### [PROBLEM DESCRIPTION]
Narrow the data below down to the lines containing "election".

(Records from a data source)

....................

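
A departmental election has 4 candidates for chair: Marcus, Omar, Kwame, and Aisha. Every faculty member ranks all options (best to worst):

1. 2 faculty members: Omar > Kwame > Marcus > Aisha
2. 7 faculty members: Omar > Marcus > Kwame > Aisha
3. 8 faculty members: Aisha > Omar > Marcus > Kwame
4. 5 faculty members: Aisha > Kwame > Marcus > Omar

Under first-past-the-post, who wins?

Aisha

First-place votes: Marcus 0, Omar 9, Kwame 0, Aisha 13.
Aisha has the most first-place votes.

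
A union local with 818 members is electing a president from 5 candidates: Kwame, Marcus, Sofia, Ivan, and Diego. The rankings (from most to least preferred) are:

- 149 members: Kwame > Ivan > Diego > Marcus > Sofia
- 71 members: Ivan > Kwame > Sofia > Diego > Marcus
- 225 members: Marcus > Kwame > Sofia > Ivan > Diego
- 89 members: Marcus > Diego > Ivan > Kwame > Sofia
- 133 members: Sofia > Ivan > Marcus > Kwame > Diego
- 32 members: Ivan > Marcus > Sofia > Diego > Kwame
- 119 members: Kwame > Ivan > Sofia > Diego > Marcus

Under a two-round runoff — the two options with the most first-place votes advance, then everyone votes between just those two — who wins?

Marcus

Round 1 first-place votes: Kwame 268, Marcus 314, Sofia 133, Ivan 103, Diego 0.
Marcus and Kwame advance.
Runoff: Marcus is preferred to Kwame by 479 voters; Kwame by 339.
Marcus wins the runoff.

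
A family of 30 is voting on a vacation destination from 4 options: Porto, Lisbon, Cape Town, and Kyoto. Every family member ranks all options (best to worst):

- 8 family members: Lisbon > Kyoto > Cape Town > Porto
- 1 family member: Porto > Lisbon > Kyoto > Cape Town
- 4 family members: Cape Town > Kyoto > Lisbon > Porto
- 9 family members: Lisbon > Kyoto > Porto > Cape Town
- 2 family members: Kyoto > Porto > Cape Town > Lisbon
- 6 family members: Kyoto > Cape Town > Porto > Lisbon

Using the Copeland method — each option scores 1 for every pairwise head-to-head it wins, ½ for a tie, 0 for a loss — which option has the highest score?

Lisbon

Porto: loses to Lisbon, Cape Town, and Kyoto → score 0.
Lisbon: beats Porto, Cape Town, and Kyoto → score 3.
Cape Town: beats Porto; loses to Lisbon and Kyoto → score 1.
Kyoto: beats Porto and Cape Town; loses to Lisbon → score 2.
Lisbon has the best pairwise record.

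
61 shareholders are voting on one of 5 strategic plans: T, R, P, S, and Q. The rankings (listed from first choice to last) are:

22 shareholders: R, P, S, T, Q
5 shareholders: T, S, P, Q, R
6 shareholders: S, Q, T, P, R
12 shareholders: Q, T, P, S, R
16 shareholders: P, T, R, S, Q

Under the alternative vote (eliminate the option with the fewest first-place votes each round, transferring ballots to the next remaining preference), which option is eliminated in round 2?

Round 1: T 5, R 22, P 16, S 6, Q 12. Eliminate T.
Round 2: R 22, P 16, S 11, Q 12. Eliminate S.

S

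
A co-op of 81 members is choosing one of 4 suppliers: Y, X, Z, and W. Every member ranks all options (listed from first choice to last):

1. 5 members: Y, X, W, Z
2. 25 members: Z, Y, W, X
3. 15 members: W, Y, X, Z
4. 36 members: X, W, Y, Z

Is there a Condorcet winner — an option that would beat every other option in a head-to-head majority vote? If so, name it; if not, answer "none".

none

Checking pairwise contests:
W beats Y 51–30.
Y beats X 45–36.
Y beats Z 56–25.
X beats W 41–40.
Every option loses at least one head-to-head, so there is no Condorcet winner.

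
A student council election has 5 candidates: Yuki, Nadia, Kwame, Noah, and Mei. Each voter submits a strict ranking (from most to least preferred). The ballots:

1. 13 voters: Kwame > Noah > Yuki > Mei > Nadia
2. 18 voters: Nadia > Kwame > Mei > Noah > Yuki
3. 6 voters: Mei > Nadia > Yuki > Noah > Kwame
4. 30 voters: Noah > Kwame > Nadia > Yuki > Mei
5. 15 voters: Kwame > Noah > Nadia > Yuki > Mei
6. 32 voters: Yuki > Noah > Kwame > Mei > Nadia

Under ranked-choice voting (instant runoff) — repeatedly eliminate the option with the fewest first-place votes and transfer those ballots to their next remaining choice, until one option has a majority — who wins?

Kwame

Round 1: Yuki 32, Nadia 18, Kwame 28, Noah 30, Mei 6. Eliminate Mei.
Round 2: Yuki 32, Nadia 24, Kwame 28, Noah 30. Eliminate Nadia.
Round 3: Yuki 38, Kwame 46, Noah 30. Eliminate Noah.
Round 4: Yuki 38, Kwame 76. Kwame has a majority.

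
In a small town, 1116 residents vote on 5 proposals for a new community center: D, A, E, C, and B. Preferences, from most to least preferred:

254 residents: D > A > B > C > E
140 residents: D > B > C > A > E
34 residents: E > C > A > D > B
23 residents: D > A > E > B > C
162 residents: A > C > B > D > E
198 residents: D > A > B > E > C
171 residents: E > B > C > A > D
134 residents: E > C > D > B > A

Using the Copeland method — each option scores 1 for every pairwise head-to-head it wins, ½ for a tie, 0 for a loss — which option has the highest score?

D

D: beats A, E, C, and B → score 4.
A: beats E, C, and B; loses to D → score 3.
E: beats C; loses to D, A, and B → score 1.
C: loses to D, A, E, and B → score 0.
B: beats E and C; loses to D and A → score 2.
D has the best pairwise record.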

....................

### [ANSWER SPACE]
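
A departmental election has 4 candidates for chair: Marcus, Omar, Kwame, and Aisha. Every faculty member ranks all options (best to worst):
A student council election has 5 candidates: Yuki, Nadia, Kwame, Noah, and Mei. Each voter submits a strict ranking (from most to least preferred). The ballots: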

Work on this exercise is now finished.